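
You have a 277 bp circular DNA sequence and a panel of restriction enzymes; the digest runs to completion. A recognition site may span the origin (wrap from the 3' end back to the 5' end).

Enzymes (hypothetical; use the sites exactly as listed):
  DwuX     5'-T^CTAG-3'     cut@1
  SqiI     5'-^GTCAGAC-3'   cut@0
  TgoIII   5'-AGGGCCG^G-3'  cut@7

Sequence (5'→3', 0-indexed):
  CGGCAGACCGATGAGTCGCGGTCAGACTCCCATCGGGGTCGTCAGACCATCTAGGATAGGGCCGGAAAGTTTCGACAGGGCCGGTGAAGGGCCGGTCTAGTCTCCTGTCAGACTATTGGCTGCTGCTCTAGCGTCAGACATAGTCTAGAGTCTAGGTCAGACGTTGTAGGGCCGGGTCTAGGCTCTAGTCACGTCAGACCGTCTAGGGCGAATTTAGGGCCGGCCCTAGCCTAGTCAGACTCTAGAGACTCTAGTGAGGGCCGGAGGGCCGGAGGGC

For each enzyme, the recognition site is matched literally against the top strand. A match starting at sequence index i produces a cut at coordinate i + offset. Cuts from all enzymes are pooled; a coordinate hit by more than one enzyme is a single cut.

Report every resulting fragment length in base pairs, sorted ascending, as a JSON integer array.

Site scan:
  DwuX TCTAG/1: at [49, 95, 126, 143, 150, 176, 183, 201, 240, 249] ⇒ [50, 96, 127, 144, 151, 177, 184, 202, 241, 250]
  SqiI GTCAGAC/0: at [20, 40, 106, 132, 155, 192, 233] ⇒ [20, 40, 106, 132, 155, 192, 233]
  TgoIII AGGGCCGG/7: at [57, 76, 87, 167, 215, 256, 264, 272] ⇒ [2, 64, 83, 94, 174, 222, 263, 271]

All cut coordinates (distinct, sorted): [2, 20, 40, 50, 64, 83, 94, 96, 106, 127, 132, 144, 151, 155, 174, 177, 184, 192, 202, 222, 233, 241, 250, 263, 271]

Fragments:
  2→20: 18 bp
  20→40: 20 bp
  40→50: 10 bp
  50→64: 14 bp
  64→83: 19 bp
  83→94: 11 bp
  94→96: 2 bp
  96→106: 10 bp
  106→127: 21 bp
  127→132: 5 bp
  132→144: 12 bp
  144→151: 7 bp
  151→155: 4 bp
  155→174: 19 bp
  174→177: 3 bp
  177→184: 7 bp
  184→192: 8 bp
  192→202: 10 bp
  202→222: 20 bp
  222→233: 11 bp
  233→241: 8 bp
  241→250: 9 bp
  250→263: 13 bp
  263→271: 8 bp
  271→2 (wrap): 277-271+2 = 8 bp

[2,3,4,5,7,7,8,8,8,8,9,10,10,10,11,11,12,13,14,18,19,19,20,20,21]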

= = =

> _What you are asked to do_
Copy out each line above, character for character.

> _Response for this exercise_
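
You have a 277 bp circular DNA sequence and a panel of restriction enzymes; the digest runs to completion. A recognition site may span the origin (wrap from the 3' end back to the 5' end).

Enzymes (hypothetical; use the sites exactly as listed):
  DwuX     5'-T^CTAG-3'     cut@1
  SqiI     5'-^GTCAGAC-3'   cut@0
  TgoIII   5'-AGGGCCG^G-3'  cut@7

Sequence (5'→3', 0-indexed):
  CGGCAGACCGATGAGTCGCGGTCAGACTCCCATCGGGGTCGTCAGACCATCTAGGATAGGGCCGGAAAGTTTCGACAGGGCCGGTGAAGGGCCGGTCTAGTCTCCTGTCAGACTATTGGCTGCTGCTCTAGCGTCAGACATAGTCTAGAGTCTAGGTCAGACGTTGTAGGGCCGGGTCTAGGCTCTAGTCACGTCAGACCGTCTAGGGCGAATTTAGGGCCGGCCCTAGCCTAGTCAGACTCTAGAGACTCTAGTGAGGGCCGGAGGGCCGGAGGGC

For each enzyme, the recognition site is matched literally against the top strand. A match starting at sequence index i produces a cut at coordinate i + offset. Cuts from all enzymes are pooled; a coordinate hit by more than one enzyme is a single cut.

Report every resulting fragment length in base pairs, sorted ascending, as a JSON integer array.

Site scan:
  DwuX TCTAG/1: at [49, 95, 126, 143, 150, 176, 183, 201, 240, 249] ⇒ [50, 96, 127, 144, 151, 177, 184, 202, 241, 250]
  SqiI GTCAGAC/0: at [20, 40, 106, 132, 155, 192, 233] ⇒ [20, 40, 106, 132, 155, 192, 233]
  TgoIII AGGGCCGG/7: at [57, 76, 87, 167, 215, 256, 264, 272] ⇒ [2, 64, 83, 94, 174, 222, 263, 271]

All cut coordinates (distinct, sorted): [2, 20, 40, 50, 64, 83, 94, 96, 106, 127, 132, 144, 151, 155, 174, 177, 184, 192, 202, 222, 233, 241, 250, 263, 271]

Fragments:
  2→20: 18 bp
  20→40: 20 bp
  40→50: 10 bp
  50→64: 14 bp
  64→83: 19 bp
  83→94: 11 bp
  94→96: 2 bp
  96→106: 10 bp
  106→127: 21 bp
  127→132: 5 bp
  132→144: 12 bp
  144→151: 7 bp
  151→155: 4 bp
  155→174: 19 bp
  174→177: 3 bp
  177→184: 7 bp
  184→192: 8 bp
  192→202: 10 bp
  202→222: 20 bp
  222→233: 11 bp
  233→241: 8 bp
  241→250: 9 bp
  250→263: 13 bp
  263→271: 8 bp
  271→2 (wrap): 277-271+2 = 8 bp

[2,3,4,5,7,7,8,8,8,8,9,10,10,10,11,11,12,13,14,18,19,19,20,20,21]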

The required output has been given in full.